THE TASK: Will you transcribe the entries that follow, exactly and in full?

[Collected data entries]
######

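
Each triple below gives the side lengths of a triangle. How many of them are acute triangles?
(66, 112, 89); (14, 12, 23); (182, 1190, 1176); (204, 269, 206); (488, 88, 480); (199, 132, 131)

(66,112,89): 66²+89² = 12277 < 12544 = 112² → obtuse
(14,12,23): 12²+14² = 340 < 529 = 23² → obtuse
(182,1190,1176): 182²+1176² = 1416100 = 1190² → right
(204,269,206): 204²+206² = 84052 > 72361 = 269² → acute
(488,88,480): 88²+480² = 238144 = 488² → right
(199,132,131): 131²+132² = 34585 < 39601 = 199² → obtuse
1 of the 6 is acute.

1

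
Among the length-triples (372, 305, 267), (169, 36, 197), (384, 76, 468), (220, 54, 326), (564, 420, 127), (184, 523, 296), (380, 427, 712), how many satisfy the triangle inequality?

3

(267,305,372): 267+305 > 372 → valid
(36,169,197): 36+169 > 197 → valid
(76,384,468): 76+384 ≤ 468 → not valid
(54,220,326): 54+220 ≤ 326 → not valid
(127,420,564): 127+420 ≤ 564 → not valid
(184,296,523): 184+296 ≤ 523 → not valid
(380,427,712): 380+427 > 712 → valid
3 of the 7 triples form a triangle.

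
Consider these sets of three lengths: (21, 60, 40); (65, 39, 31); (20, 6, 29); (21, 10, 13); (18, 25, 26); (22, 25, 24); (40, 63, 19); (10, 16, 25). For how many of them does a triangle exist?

(21,40,60): 21+40 > 60 → valid
(31,39,65): 31+39 > 65 → valid
(6,20,29): 6+20 ≤ 29 → not valid
(10,13,21): 10+13 > 21 → valid
(18,25,26): 18+25 > 26 → valid
(22,24,25): 22+24 > 25 → valid
(19,40,63): 19+40 ≤ 63 → not valid
(10,16,25): 10+16 > 25 → valid
6 of the 8 triples form a triangle.

6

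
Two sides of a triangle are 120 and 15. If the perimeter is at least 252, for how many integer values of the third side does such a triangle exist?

18

Triangle inequality: 105 < x < 135. Perimeter ≥ 252 gives x ≥ 252 − 120 − 15 = 117.
So 117 ≤ x < 135; integers 117 through 134: 18 values.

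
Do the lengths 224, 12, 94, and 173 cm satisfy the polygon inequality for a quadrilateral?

A quadrilateral exists iff every side is shorter than the sum of the others — equivalently, the longest side is less than the sum of the rest.
Longest side 224 < 279 (sum of the remaining 3), so yes.

Yes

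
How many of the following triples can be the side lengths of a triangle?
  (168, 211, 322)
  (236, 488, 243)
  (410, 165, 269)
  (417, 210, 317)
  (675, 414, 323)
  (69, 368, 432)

5

(168,211,322): 168+211 > 322 → valid
(236,243,488): 236+243 ≤ 488 → not valid
(165,269,410): 165+269 > 410 → valid
(210,317,417): 210+317 > 417 → valid
(323,414,675): 323+414 > 675 → valid
(69,368,432): 69+368 > 432 → valid
5 of the 6 triples form a triangle.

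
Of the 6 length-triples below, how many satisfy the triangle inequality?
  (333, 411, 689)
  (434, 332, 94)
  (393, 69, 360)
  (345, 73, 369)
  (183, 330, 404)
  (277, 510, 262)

(333,411,689): 333+411 > 689 → valid
(94,332,434): 94+332 ≤ 434 → not valid
(69,360,393): 69+360 > 393 → valid
(73,345,369): 73+345 > 369 → valid
(183,330,404): 183+330 > 404 → valid
(262,277,510): 262+277 > 510 → valid
5 of the 6 triples form a triangle.

5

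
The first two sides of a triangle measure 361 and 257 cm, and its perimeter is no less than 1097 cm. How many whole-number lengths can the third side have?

139

Triangle inequality: 104 < x < 618. Perimeter ≥ 1097 gives x ≥ 1097 − 361 − 257 = 479.
So 479 ≤ x < 618; integers 479 through 617: 139 values.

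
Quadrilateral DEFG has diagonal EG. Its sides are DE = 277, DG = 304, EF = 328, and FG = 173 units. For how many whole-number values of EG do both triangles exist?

345

From triangle DEG: 27 < EG < 581.
From triangle FEG: 155 < EG < 501.
Intersection: 155 < EG < 501, so integers 156 through 500: 345 values.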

######

WORKED SOLUTION:
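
Each triple below gives the side lengths of a triangle. How many of them are acute triangles?
(66, 112, 89); (14, 12, 23); (182, 1190, 1176); (204, 269, 206); (488, 88, 480); (199, 132, 131)

(66,112,89): 66²+89² = 12277 < 12544 = 112² → obtuse
(14,12,23): 12²+14² = 340 < 529 = 23² → obtuse
(182,1190,1176): 182²+1176² = 1416100 = 1190² → right
(204,269,206): 204²+206² = 84052 > 72361 = 269² → acute
(488,88,480): 88²+480² = 238144 = 488² → right
(199,132,131): 131²+132² = 34585 < 39601 = 199² → obtuse
1 of the 6 is acute.

1

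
Among the length-triples (372, 305, 267), (169, 36, 197), (384, 76, 468), (220, 54, 326), (564, 420, 127), (184, 523, 296), (380, 427, 712), how many satisfy the triangle inequality?

3

(267,305,372): 267+305 > 372 → valid
(36,169,197): 36+169 > 197 → valid
(76,384,468): 76+384 ≤ 468 → not valid
(54,220,326): 54+220 ≤ 326 → not valid
(127,420,564): 127+420 ≤ 564 → not valid
(184,296,523): 184+296 ≤ 523 → not valid
(380,427,712): 380+427 > 712 → valid
3 of the 7 triples form a triangle.

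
Consider these sets of three lengths: (21, 60, 40); (65, 39, 31); (20, 6, 29); (21, 10, 13); (18, 25, 26); (22, 25, 24); (40, 63, 19); (10, 16, 25). For how many of them does a triangle exist?

(21,40,60): 21+40 > 60 → valid
(31,39,65): 31+39 > 65 → valid
(6,20,29): 6+20 ≤ 29 → not valid
(10,13,21): 10+13 > 21 → valid
(18,25,26): 18+25 > 26 → valid
(22,24,25): 22+24 > 25 → valid
(19,40,63): 19+40 ≤ 63 → not valid
(10,16,25): 10+16 > 25 → valid
6 of the 8 triples form a triangle.

6

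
Two sides of a triangle are 120 and 15. If the perimeter is at least 252, for how many integer values of the third side does such a triangle exist?

18

Triangle inequality: 105 < x < 135. Perimeter ≥ 252 gives x ≥ 252 − 120 − 15 = 117.
So 117 ≤ x < 135; integers 117 through 134: 18 values.

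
Do the lengths 224, 12, 94, and 173 cm satisfy the polygon inequality for a quadrilateral?

A quadrilateral exists iff every side is shorter than the sum of the others — equivalently, the longest side is less than the sum of the rest.
Longest side 224 < 279 (sum of the remaining 3), so yes.

Yes

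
How many of the following triples can be the side lengths of a triangle?
  (168, 211, 322)
  (236, 488, 243)
  (410, 165, 269)
  (417, 210, 317)
  (675, 414, 323)
  (69, 368, 432)

5

(168,211,322): 168+211 > 322 → valid
(236,243,488): 236+243 ≤ 488 → not valid
(165,269,410): 165+269 > 410 → valid
(210,317,417): 210+317 > 417 → valid
(323,414,675): 323+414 > 675 → valid
(69,368,432): 69+368 > 432 → valid
5 of the 6 triples form a triangle.

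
Of the 6 length-triples below, how many satisfy the triangle inequality?
  (333, 411, 689)
  (434, 332, 94)
  (393, 69, 360)
  (345, 73, 369)
  (183, 330, 404)
  (277, 510, 262)

(333,411,689): 333+411 > 689 → valid
(94,332,434): 94+332 ≤ 434 → not valid
(69,360,393): 69+360 > 393 → valid
(73,345,369): 73+345 > 369 → valid
(183,330,404): 183+330 > 404 → valid
(262,277,510): 262+277 > 510 → valid
5 of the 6 triples form a triangle.

5

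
The first two sides of a triangle measure 361 and 257 cm, and its perimeter is no less than 1097 cm. How many whole-number lengths can the third side have?

139

Triangle inequality: 104 < x < 618. Perimeter ≥ 1097 gives x ≥ 1097 − 361 − 257 = 479.
So 479 ≤ x < 618; integers 479 through 617: 139 values.

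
Quadrilateral DEFG has diagonal EG. Its sides are DE = 277, DG = 304, EF = 328, and FG = 173 units. For how many whole-number values of EG do both triangles exist?

345

From triangle DEG: 27 < EG < 581.
From triangle FEG: 155 < EG < 501.
Intersection: 155 < EG < 501, so integers 156 through 500: 345 values.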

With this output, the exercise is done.